Task to complete: The answer should be an exact repeat of the stretch of material below from the line containing "Let K(I) = 5" through the line containing "Answer: 236708/4038997 - 68*√370/4038997".

===== Supplied information

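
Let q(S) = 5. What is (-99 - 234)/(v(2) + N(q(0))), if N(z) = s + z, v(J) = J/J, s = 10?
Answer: -333/16 ≈ -20.813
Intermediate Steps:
v(J) = 1
N(z) = 10 + z
(-99 - 234)/(v(2) + N(q(0))) = (-99 - 234)/(1 + (10 + 5)) = -333/(1 + 15) = -333/16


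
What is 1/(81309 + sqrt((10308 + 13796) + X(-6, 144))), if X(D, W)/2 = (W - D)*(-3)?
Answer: 81309/6611130277 - 2*sqrt(5801)/6611130277 ≈ 1.2276e-5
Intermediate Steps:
X(D, W) = -6*W + 6*D (X(D, W) = 2*((W - D)*(-3)) = 2*(-3*W + 3*D) = -6*W + 6*D)
1/(81309 + sqrt((10308 + 13796) + X(-6, 144))) = 1/(81309 + sqrt((10308 + 13796) + (-6*144 + 6*(-6)))) = 1/(81309 + sqrt(24104 + (-864 - 36))) = 1/(81309 + sqrt(24104 - 900)) = 1/(81309 + sqrt(23204)) = 1/(81309 + 2*sqrt(5801))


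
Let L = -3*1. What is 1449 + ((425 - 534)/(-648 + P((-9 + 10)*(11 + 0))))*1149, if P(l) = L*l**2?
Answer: 530060/337 ≈ 1572.9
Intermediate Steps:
L = -3
P(l) = -3*l**2
1449 + ((425 - 534)/(-648 + P((-9 + 10)*(11 + 0))))*1149 = 1449 + ((425 - 534)/(-648 - 3*(-9 + 10)**2*(11 + 0)**2))*1149 = 1449 - 109/(-648 - 3*(1*11)**2)*1149 = 1449 - 109/(-648 - 3*11**2)*1149 = 1449 - 109/(-648 - 3*121)*1149 = 1449 - 109/(-648 - 363)*1149 = 1449 - 109/(-1011)*1149 = 1449 - 109*(-1/1011)*1149 = 1449 + (109/1011)*1149 = 1449 + 41747/337 = 530060/337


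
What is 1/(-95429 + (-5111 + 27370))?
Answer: -1/73170 ≈ -1.3667e-5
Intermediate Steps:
1/(-95429 + (-5111 + 27370)) = 1/(-95429 + 22259) = 1/(-73170) = -1/73170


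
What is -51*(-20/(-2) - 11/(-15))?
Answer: -2737/5 ≈ -547.40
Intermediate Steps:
-51*(-20/(-2) - 11/(-15)) = -51*(-20*(-½) - 11*(-1/15)) = -51*(10 + 11/15) = -51*161/15 = -2737/5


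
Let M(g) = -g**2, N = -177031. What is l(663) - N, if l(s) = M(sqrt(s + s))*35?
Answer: 130621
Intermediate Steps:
l(s) = -70*s (l(s) = -(sqrt(s + s))**2*35 = -(sqrt(2*s))**2*35 = -(sqrt(2)*sqrt(s))**2*35 = -2*s*35 = -70*s)
l(663) - N = -70*663 - 1*(-177031) = -46410 + 177031 = 130621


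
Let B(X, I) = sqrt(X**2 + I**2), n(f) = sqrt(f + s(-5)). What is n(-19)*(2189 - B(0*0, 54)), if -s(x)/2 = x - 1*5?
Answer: 2135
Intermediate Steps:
s(x) = 10 - 2*x (s(x) = -2*(x - 1*5) = -2*(x - 5) = -2*(-5 + x) = 10 - 2*x)
n(f) = sqrt(20 + f) (n(f) = sqrt(f + (10 - 2*(-5))) = sqrt(f + (10 + 10)) = sqrt(f + 20) = sqrt(20 + f))
B(X, I) = sqrt(I**2 + X**2)
n(-19)*(2189 - B(0*0, 54)) = sqrt(20 - 19)*(2189 - sqrt(54**2 + (0*0)**2)) = sqrt(1)*(2189 - sqrt(2916 + 0**2)) = 1*(2189 - sqrt(2916 + 0)) = 1*(2189 - sqrt(2916)) = 1*(2189 - 1*54) = 1*(2189 - 54) = 1*2135 = 2135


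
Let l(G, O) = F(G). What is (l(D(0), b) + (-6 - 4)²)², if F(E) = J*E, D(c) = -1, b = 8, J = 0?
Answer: 10000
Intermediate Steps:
F(E) = 0 (F(E) = 0*E = 0)
l(G, O) = 0
(l(D(0), b) + (-6 - 4)²)² = (0 + (-6 - 4)²)² = (0 + (-10)²)² = (0 + 100)² = 100² = 10000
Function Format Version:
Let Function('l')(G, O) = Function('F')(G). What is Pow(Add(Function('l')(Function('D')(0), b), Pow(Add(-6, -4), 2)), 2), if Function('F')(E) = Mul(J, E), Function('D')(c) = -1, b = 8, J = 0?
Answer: 10000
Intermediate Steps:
Function('F')(E) = 0 (Function('F')(E) = Mul(0, E) = 0)
Function('l')(G, O) = 0
Pow(Add(Function('l')(Function('D')(0), b), Pow(Add(-6, -4), 2)), 2) = Pow(Add(0, Pow(Add(-6, -4), 2)), 2) = Pow(Add(0, Pow(-10, 2)), 2) = Pow(Add(0, 100), 2) = Pow(100, 2) = 10000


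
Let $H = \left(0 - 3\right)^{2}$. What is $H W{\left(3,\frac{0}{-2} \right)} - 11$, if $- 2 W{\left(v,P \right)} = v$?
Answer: $- \frac{49}{2} \approx -24.5$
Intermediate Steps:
$W{\left(v,P \right)} = - \frac{v}{2}$
$H = 9$ ($H = \left(-3\right)^{2} = 9$)
$H W{\left(3,\frac{0}{-2} \right)} - 11 = 9 \left(\left(- \frac{1}{2}\right) 3\right) - 11 = 9 \left(- \frac{3}{2}\right) - 11 = - \frac{27}{2} - 11 = - \frac{49}{2}$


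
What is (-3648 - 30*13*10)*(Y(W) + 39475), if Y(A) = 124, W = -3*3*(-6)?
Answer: -298893252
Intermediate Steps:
W = 54 (W = -9*(-6) = 54)
(-3648 - 30*13*10)*(Y(W) + 39475) = (-3648 - 30*13*10)*(124 + 39475) = (-3648 - 390*10)*39599 = (-3648 - 3900)*39599 = -7548*39599 = -298893252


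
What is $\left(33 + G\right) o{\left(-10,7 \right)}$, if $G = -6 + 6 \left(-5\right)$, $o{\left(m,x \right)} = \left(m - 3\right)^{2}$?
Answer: $-507$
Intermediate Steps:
$o{\left(m,x \right)} = \left(-3 + m\right)^{2}$
$G = -36$ ($G = -6 - 30 = -36$)
$\left(33 + G\right) o{\left(-10,7 \right)} = \left(33 - 36\right) \left(-3 - 10\right)^{2} = - 3 \left(-13\right)^{2} = \left(-3\right) 169 = -507$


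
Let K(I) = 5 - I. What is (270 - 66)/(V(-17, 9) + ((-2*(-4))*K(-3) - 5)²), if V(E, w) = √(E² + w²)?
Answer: 236708/4038997 - 68*√370/4038997 ≈ 0.058282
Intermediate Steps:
(270 - 66)/(V(-17, 9) + ((-2*(-4))*K(-3) - 5)²) = (270 - 66)/(√((-17)² + 9²) + ((-2*(-4))*(5 - 1*(-3)) - 5)²) = 204/(√(289 + 81) + (8*(5 + 3) - 5)²) = 204/(√370 + (8*8 - 5)²) = 204/(√370 + (64 - 5)²) = 204/(√370 + 59²) = 204/(√370 + 3481) = 204/(3481 + √370)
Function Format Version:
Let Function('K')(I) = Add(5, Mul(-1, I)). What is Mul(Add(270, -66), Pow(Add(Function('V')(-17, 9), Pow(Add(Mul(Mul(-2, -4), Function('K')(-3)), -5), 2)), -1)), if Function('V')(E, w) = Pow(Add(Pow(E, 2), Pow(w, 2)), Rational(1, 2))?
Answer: Add(Rational(236708, 4038997), Mul(Rational(-68, 4038997), Pow(370, Rational(1, 2)))) ≈ 0.058282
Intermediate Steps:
Mul(Add(270, -66), Pow(Add(Function('V')(-17, 9), Pow(Add(Mul(Mul(-2, -4), Function('K')(-3)), -5), 2)), -1)) = Mul(Add(270, -66), Pow(Add(Pow(Add(Pow(-17, 2), Pow(9, 2)), Rational(1, 2)), Pow(Add(Mul(Mul(-2, -4), Add(5, Mul(-1, -3))), -5), 2)), -1)) = Mul(204, Pow(Add(Pow(Add(289, 81), Rational(1, 2)), Pow(Add(Mul(8, Add(5, 3)), -5), 2)), -1)) = Mul(204, Pow(Add(Pow(370, Rational(1, 2)), Pow(Add(Mul(8, 8), -5), 2)), -1)) = Mul(204, Pow(Add(Pow(370, Rational(1, 2)), Pow(Add(64, -5), 2)), -1)) = Mul(204, Pow(Add(Pow(370, Rational(1, 2)), Pow(59, 2)), -1)) = Mul(204, Pow(Add(Pow(370, Rational(1, 2)), 3481), -1)) = Mul(204, Pow(Add(3481, Pow(370, Rational(1, 2))), -1))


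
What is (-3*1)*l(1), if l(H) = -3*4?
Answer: 36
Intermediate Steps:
l(H) = -12
(-3*1)*l(1) = -3*1*(-12) = -3*(-12) = 36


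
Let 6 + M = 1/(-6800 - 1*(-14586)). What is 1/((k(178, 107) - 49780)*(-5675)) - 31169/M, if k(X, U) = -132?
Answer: 13747955017929423/2646410355800 ≈ 5194.9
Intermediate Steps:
M = -46715/7786 (M = -6 + 1/(-6800 - 1*(-14586)) = -6 + 1/(-6800 + 14586) = -6 + 1/7786 = -46715/7786 ≈ -5.9999)
1/((k(178, 107) - 49780)*(-5675)) - 31169/M = 1/(-132 - 49780*(-5675)) - 31169/(-46715/7786) = -1/5675/(-49912) - 31169*(-7786/46715) = -1/49912*(-1/5675) + 242681834/46715 = 1/283250600 + 242681834/46715 = 13747955017929423/2646410355800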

==========

Result below:
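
Let K(I) = 5 - I. What is (270 - 66)/(V(-17, 9) + ((-2*(-4))*K(-3) - 5)²), if V(E, w) = √(E² + w²)?
Answer: 236708/4038997 - 68*√370/4038997 ≈ 0.058282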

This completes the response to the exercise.